Exercise requirements -> For the entries below, the expected answer is the line with "Answer: 1221/2 ≈ 610.50", the line with "Answer: -2645", and every line between them, exactly as written, and nothing more.

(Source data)
·····

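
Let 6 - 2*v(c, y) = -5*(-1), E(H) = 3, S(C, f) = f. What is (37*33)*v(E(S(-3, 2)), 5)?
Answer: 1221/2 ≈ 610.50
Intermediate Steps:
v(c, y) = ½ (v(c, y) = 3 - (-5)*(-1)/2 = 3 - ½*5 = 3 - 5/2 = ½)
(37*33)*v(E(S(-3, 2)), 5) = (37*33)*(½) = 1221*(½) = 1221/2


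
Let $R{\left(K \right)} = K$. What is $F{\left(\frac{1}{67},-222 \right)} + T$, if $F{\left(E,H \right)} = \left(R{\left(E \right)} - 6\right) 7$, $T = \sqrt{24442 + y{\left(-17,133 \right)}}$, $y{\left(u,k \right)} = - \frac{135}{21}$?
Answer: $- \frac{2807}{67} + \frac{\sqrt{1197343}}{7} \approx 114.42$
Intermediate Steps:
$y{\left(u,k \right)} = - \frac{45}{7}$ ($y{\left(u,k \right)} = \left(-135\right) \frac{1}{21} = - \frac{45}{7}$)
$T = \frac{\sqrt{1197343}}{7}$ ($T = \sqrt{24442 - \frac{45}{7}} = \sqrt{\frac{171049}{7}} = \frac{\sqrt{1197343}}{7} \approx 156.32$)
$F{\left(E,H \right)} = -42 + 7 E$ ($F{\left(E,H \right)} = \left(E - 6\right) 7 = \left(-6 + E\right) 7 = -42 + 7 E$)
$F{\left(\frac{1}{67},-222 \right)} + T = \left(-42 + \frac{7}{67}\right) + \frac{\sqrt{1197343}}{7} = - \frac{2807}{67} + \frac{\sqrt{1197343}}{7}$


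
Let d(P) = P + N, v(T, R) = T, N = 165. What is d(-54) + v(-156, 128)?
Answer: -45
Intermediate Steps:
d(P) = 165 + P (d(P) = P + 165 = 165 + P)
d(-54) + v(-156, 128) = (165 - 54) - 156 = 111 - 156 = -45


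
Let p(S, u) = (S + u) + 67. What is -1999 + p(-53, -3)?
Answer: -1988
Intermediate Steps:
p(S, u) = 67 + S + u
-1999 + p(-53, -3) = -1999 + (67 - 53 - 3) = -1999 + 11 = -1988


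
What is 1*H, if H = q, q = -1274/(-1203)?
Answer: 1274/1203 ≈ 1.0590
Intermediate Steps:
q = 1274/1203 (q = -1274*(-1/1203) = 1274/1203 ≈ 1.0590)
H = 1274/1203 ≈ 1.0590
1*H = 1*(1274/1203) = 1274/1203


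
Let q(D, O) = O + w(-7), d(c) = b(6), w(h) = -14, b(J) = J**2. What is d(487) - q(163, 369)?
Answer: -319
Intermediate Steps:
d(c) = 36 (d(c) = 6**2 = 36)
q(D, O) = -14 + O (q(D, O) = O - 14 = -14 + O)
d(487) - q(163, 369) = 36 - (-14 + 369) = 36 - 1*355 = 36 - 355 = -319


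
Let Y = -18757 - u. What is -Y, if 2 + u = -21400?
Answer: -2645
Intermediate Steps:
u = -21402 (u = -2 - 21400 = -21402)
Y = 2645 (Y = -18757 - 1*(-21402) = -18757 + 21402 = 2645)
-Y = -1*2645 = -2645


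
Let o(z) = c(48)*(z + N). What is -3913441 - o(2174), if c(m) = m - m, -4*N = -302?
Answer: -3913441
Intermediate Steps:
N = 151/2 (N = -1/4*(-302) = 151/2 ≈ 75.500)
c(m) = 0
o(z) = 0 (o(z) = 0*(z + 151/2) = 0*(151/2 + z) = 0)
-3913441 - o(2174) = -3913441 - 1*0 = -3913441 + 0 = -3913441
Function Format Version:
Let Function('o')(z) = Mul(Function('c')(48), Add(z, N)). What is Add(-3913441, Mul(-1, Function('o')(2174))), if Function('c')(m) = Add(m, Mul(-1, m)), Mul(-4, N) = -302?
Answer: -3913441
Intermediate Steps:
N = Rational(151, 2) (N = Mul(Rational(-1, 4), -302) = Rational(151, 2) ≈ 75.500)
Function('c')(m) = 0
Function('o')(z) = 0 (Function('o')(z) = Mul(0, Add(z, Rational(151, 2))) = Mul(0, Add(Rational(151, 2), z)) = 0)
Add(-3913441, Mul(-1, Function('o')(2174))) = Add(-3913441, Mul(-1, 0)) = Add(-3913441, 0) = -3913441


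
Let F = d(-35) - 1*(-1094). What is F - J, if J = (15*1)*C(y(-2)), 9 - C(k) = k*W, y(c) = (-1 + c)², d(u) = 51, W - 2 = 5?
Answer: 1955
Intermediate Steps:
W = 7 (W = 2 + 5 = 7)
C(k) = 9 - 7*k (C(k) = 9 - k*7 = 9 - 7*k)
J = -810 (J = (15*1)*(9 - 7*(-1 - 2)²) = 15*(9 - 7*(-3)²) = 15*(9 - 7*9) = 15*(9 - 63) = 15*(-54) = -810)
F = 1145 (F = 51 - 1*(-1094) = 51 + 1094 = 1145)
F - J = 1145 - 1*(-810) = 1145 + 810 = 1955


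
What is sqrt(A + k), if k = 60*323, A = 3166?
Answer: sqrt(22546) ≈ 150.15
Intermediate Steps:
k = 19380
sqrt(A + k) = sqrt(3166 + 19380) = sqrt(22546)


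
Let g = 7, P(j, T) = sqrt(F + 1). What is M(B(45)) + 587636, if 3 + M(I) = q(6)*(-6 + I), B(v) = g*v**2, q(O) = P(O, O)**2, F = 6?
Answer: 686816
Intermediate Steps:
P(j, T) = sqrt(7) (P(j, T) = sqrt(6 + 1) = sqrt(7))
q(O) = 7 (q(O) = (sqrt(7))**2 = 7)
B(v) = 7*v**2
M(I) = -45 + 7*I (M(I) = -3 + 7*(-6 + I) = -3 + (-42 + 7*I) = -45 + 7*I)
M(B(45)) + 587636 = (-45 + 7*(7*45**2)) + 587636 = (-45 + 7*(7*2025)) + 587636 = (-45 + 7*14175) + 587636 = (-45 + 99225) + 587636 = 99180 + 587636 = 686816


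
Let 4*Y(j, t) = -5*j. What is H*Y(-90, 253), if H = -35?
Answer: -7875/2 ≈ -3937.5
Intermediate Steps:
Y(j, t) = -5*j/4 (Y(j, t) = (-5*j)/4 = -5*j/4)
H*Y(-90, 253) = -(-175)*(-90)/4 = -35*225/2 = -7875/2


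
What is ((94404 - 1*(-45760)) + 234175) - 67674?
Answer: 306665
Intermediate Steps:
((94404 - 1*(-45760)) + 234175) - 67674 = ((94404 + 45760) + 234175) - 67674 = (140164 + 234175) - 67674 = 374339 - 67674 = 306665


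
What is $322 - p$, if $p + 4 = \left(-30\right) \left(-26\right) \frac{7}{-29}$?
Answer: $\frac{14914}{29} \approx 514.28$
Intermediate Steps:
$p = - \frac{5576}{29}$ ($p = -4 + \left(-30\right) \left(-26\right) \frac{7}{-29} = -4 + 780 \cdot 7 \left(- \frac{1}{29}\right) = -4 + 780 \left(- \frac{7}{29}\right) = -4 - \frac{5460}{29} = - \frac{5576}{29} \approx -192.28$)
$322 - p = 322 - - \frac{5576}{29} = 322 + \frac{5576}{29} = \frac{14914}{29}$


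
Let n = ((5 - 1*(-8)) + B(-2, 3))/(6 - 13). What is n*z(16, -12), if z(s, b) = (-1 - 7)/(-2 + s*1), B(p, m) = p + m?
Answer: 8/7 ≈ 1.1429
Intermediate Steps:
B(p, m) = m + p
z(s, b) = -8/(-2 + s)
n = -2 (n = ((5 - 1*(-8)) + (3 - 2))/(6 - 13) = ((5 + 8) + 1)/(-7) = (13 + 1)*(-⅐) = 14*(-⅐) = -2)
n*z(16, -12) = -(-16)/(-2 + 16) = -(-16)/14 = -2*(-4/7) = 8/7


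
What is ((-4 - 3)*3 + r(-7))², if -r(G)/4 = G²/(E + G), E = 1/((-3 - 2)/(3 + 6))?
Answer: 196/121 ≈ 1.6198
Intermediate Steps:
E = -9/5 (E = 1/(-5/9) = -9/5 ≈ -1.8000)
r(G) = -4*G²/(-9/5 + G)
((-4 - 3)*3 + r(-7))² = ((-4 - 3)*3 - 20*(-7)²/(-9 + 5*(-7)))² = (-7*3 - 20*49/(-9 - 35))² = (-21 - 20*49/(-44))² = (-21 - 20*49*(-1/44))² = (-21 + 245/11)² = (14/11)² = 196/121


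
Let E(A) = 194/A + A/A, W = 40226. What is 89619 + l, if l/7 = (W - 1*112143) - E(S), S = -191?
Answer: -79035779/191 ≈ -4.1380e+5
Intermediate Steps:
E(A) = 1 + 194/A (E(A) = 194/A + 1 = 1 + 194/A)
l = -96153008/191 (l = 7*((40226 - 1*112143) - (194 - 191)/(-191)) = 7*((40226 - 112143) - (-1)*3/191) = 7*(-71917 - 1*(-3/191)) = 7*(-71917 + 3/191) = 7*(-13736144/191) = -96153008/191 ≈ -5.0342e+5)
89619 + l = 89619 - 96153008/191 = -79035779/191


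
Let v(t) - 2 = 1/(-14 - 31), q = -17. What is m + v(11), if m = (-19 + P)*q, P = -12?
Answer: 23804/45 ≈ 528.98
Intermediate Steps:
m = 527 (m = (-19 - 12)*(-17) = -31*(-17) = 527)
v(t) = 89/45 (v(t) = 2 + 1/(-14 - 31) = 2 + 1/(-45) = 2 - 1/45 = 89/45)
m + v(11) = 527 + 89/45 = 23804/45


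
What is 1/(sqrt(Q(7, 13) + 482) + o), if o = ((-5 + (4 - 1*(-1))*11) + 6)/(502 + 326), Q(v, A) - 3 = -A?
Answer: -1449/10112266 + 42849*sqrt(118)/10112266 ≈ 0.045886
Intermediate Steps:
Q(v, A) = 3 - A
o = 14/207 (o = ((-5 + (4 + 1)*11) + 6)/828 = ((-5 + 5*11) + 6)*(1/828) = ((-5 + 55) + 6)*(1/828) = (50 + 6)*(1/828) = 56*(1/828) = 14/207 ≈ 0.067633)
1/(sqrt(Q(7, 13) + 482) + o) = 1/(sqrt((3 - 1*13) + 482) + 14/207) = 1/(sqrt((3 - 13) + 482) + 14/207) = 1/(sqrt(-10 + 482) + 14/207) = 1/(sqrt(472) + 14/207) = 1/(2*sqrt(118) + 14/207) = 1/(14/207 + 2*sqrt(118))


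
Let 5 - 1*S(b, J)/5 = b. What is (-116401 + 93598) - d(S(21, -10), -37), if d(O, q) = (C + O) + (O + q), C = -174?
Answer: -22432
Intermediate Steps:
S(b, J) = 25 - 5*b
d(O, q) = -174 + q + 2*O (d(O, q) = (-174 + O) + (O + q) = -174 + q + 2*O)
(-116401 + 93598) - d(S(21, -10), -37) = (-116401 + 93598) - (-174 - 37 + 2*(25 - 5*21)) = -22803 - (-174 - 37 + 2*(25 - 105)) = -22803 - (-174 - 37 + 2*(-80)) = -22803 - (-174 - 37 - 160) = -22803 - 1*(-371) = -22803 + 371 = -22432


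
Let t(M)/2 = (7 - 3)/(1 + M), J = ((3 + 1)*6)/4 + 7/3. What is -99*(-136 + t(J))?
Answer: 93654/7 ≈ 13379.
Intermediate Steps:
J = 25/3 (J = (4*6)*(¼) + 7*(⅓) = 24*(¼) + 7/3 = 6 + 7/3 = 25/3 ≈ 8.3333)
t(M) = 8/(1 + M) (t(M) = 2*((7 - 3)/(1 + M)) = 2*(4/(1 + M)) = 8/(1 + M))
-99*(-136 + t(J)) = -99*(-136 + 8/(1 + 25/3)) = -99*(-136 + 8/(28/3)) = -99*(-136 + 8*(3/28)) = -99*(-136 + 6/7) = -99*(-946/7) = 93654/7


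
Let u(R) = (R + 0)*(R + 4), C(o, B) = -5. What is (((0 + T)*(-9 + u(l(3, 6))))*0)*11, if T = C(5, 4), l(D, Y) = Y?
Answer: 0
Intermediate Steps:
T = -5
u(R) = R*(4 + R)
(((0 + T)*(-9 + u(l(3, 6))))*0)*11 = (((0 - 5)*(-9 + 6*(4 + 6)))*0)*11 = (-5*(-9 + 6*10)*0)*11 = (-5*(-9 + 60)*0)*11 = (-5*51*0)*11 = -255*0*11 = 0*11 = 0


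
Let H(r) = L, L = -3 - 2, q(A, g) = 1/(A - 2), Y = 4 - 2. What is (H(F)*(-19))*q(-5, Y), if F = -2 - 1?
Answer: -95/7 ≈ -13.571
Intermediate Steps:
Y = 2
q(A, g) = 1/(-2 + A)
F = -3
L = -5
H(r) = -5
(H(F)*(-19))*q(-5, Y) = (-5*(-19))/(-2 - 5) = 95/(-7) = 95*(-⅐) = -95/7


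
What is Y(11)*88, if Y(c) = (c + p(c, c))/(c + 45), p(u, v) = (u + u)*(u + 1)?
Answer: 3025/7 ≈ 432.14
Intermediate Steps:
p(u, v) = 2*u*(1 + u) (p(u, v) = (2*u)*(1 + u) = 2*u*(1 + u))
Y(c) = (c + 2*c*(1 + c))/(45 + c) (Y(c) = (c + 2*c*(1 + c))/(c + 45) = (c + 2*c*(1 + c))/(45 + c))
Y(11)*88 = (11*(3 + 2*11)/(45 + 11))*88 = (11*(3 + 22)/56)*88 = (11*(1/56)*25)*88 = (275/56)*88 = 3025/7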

·····

Output of the exercise ->
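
Answer: 1221/2 ≈ 610.50
Intermediate Steps:
v(c, y) = ½ (v(c, y) = 3 - (-5)*(-1)/2 = 3 - ½*5 = 3 - 5/2 = ½)
(37*33)*v(E(S(-3, 2)), 5) = (37*33)*(½) = 1221*(½) = 1221/2


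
Let $R{\left(K \right)} = K$. What is $F{\left(\frac{1}{67},-222 \right)} + T$, if $F{\left(E,H \right)} = \left(R{\left(E \right)} - 6\right) 7$, $T = \sqrt{24442 + y{\left(-17,133 \right)}}$, $y{\left(u,k \right)} = - \frac{135}{21}$?
Answer: $- \frac{2807}{67} + \frac{\sqrt{1197343}}{7} \approx 114.42$
Intermediate Steps:
$y{\left(u,k \right)} = - \frac{45}{7}$ ($y{\left(u,k \right)} = \left(-135\right) \frac{1}{21} = - \frac{45}{7}$)
$T = \frac{\sqrt{1197343}}{7}$ ($T = \sqrt{24442 - \frac{45}{7}} = \sqrt{\frac{171049}{7}} = \frac{\sqrt{1197343}}{7} \approx 156.32$)
$F{\left(E,H \right)} = -42 + 7 E$ ($F{\left(E,H \right)} = \left(E - 6\right) 7 = \left(-6 + E\right) 7 = -42 + 7 E$)
$F{\left(\frac{1}{67},-222 \right)} + T = \left(-42 + \frac{7}{67}\right) + \frac{\sqrt{1197343}}{7} = - \frac{2807}{67} + \frac{\sqrt{1197343}}{7}$


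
Let d(P) = P + N, v(T, R) = T, N = 165. What is d(-54) + v(-156, 128)?
Answer: -45
Intermediate Steps:
d(P) = 165 + P (d(P) = P + 165 = 165 + P)
d(-54) + v(-156, 128) = (165 - 54) - 156 = 111 - 156 = -45


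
Let p(S, u) = (S + u) + 67. What is -1999 + p(-53, -3)?
Answer: -1988
Intermediate Steps:
p(S, u) = 67 + S + u
-1999 + p(-53, -3) = -1999 + (67 - 53 - 3) = -1999 + 11 = -1988


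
What is 1*H, if H = q, q = -1274/(-1203)?
Answer: 1274/1203 ≈ 1.0590
Intermediate Steps:
q = 1274/1203 (q = -1274*(-1/1203) = 1274/1203 ≈ 1.0590)
H = 1274/1203 ≈ 1.0590
1*H = 1*(1274/1203) = 1274/1203


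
Let q(D, O) = O + w(-7), d(c) = b(6), w(h) = -14, b(J) = J**2. What is d(487) - q(163, 369)?
Answer: -319
Intermediate Steps:
d(c) = 36 (d(c) = 6**2 = 36)
q(D, O) = -14 + O (q(D, O) = O - 14 = -14 + O)
d(487) - q(163, 369) = 36 - (-14 + 369) = 36 - 1*355 = 36 - 355 = -319


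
Let Y = -18757 - u. What is -Y, if 2 + u = -21400?
Answer: -2645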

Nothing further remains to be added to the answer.